***** INFORMATION SUPPLIED

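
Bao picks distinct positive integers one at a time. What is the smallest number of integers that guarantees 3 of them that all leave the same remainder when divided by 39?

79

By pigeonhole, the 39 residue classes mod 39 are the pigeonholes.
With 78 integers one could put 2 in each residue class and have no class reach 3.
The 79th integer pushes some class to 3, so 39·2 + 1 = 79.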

**********

• **EXERCISE PROMPT**: Reproduce the records above in their entirety, unchanged.

• **RESPONSE TO THIS EXERCISE**:
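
Bao picks distinct positive integers one at a time. What is the smallest number of integers that guarantees 3 of them that all leave the same remainder when divided by 39?

79

By pigeonhole, the 39 residue classes mod 39 are the pigeonholes.
With 78 integers one could put 2 in each residue class and have no class reach 3.
The 79th integer pushes some class to 3, so 39·2 + 1 = 79.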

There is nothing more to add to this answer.